- **What this task involves**
Please repeat exactly the lines below from the one containing "In a connection" down to the one containing "For a lap connection", both included, and nothing else.
Exercise materials START
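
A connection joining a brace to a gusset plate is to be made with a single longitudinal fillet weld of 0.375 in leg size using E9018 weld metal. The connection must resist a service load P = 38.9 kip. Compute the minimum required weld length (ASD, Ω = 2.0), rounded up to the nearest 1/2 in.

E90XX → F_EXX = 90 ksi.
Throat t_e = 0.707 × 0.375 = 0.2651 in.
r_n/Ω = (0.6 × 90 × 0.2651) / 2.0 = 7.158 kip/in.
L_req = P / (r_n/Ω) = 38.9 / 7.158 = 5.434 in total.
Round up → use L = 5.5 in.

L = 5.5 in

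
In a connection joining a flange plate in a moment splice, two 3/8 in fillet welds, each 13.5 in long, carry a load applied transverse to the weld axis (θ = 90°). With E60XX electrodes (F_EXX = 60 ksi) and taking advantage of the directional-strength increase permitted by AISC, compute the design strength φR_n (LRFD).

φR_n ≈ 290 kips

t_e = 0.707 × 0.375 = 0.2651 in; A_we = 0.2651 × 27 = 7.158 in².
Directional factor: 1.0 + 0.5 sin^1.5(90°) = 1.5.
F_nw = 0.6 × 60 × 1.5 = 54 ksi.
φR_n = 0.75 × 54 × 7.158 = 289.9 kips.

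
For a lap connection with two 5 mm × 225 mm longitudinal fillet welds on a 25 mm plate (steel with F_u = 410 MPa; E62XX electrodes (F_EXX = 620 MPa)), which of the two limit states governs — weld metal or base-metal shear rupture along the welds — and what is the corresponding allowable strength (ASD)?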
Exercise materials END
Exercise materials START
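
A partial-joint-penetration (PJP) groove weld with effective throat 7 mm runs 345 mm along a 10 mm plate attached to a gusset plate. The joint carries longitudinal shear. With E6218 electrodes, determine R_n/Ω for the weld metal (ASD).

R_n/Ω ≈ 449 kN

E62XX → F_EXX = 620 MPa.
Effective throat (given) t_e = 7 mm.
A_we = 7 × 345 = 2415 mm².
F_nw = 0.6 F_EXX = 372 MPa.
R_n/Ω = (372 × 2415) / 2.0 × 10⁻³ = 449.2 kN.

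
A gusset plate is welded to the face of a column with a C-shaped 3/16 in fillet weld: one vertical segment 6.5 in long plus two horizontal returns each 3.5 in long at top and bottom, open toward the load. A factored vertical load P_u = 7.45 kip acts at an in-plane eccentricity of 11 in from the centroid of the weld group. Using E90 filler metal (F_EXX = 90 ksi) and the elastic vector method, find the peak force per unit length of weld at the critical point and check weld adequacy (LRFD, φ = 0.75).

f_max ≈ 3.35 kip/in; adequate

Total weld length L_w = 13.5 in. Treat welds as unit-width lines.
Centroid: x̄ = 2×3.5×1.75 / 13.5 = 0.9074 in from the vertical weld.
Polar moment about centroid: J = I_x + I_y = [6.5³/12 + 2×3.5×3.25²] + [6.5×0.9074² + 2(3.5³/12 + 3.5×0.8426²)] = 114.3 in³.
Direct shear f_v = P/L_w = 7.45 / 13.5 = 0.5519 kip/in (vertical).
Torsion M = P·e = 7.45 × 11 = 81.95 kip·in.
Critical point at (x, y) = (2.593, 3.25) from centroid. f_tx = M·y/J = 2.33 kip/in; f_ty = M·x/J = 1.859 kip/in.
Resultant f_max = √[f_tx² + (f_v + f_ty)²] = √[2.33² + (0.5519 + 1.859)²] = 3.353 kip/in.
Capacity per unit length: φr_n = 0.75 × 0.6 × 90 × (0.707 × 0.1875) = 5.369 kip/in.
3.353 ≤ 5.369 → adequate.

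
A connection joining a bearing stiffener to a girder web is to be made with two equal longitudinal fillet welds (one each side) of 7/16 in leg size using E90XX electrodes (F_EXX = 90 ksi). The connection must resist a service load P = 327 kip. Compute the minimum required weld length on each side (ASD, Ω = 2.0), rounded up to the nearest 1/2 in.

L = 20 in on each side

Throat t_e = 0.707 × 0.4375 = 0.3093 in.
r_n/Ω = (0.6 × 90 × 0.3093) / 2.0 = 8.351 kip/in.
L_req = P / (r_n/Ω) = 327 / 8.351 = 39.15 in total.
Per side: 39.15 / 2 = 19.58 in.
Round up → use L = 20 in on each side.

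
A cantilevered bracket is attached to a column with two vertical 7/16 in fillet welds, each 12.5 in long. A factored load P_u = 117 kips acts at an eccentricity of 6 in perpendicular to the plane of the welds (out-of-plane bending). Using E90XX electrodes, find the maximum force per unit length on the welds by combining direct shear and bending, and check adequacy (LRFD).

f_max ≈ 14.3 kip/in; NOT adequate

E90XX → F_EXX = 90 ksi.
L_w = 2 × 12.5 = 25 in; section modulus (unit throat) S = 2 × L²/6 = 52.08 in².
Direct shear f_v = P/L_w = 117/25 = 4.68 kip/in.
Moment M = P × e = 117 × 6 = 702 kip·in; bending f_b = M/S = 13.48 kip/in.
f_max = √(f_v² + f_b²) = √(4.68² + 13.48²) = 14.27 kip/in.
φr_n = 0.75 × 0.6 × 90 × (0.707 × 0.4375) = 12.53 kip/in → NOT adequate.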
Exercise materials END
- **Expected answer**
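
In a connection joining a flange plate in a moment splice, two 3/8 in fillet welds, each 13.5 in long, carry a load applied transverse to the weld axis (θ = 90°). With E60XX electrodes (F_EXX = 60 ksi) and taking advantage of the directional-strength increase permitted by AISC, compute the design strength φR_n (LRFD).

φR_n ≈ 290 kips

t_e = 0.707 × 0.375 = 0.2651 in; A_we = 0.2651 × 27 = 7.158 in².
Directional factor: 1.0 + 0.5 sin^1.5(90°) = 1.5.
F_nw = 0.6 × 60 × 1.5 = 54 ksi.
φR_n = 0.75 × 54 × 7.158 = 289.9 kips.

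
For a lap connection with two 5 mm × 225 mm longitudinal fillet welds on a 25 mm plate (steel with F_u = 410 MPa; E62XX electrodes (F_EXX = 620 MPa)), which of the two limit states governs — weld metal or base-metal shear rupture along the welds — and what is the corresponding allowable strength (ASD)?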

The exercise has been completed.